━━━ DATA IN THIS EXERCISE

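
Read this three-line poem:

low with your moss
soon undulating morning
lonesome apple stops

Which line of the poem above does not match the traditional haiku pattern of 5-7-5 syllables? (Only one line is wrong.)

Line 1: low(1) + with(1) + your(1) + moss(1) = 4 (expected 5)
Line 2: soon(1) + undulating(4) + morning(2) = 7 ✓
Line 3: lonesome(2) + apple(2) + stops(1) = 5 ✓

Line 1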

━━━━━━
━━━ DATA IN THIS EXERCISE

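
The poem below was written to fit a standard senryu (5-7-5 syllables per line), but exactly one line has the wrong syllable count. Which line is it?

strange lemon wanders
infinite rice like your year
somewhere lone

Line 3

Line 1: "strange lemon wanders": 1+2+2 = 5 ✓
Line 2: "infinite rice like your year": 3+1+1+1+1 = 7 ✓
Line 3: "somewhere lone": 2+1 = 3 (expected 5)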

━━━━━━

TASK TO COMPLETE:
Beginning at the line with "Read this three-line" and stopping after the line with "lonesome apple stops", please write out every line of the data above exactly and nothing else.

RESULT OF THIS EXERCISE:
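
Read this three-line poem:

low with your moss
soon undulating morning
lonesome apple stops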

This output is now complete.